BEGIN

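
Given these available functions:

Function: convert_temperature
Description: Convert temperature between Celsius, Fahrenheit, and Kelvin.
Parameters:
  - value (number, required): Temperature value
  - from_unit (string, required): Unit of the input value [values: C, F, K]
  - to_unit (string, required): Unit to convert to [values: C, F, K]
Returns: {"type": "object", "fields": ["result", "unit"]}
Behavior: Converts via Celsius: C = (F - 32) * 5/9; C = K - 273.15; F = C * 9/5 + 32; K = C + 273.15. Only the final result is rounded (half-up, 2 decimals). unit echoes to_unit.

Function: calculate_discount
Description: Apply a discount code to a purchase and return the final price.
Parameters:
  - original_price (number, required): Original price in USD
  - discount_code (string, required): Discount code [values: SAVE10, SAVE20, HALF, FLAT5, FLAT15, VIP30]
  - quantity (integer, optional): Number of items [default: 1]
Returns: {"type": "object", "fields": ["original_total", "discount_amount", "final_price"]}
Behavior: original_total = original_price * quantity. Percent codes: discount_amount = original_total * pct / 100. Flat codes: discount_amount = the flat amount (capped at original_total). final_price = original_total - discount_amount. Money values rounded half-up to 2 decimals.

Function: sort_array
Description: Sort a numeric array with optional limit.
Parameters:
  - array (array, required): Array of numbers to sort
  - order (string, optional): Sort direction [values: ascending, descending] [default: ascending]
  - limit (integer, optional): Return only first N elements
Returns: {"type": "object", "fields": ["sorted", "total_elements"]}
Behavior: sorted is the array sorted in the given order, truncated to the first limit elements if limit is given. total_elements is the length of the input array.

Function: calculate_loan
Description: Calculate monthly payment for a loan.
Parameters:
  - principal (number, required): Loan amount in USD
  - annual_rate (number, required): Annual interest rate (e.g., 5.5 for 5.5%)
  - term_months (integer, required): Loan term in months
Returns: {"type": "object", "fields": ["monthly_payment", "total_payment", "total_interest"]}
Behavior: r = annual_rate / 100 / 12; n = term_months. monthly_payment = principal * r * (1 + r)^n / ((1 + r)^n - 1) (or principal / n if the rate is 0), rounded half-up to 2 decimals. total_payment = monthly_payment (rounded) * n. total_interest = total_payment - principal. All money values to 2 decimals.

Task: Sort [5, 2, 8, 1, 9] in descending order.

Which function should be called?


The task needs a function whose description is: Sort a numeric array with optional limit.
sort_array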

END

## What this task involves
Give back only the lines from the one containing "Task: Sort [5, 2, 8, 1, 9]" through the final line of the entries above, exactly as written, both included.

## Response box
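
Task: Sort [5, 2, 8, 1, 9] in descending order.

Which function should be called?


The task needs a function whose description is: Sort a numeric array with optional limit.
sort_array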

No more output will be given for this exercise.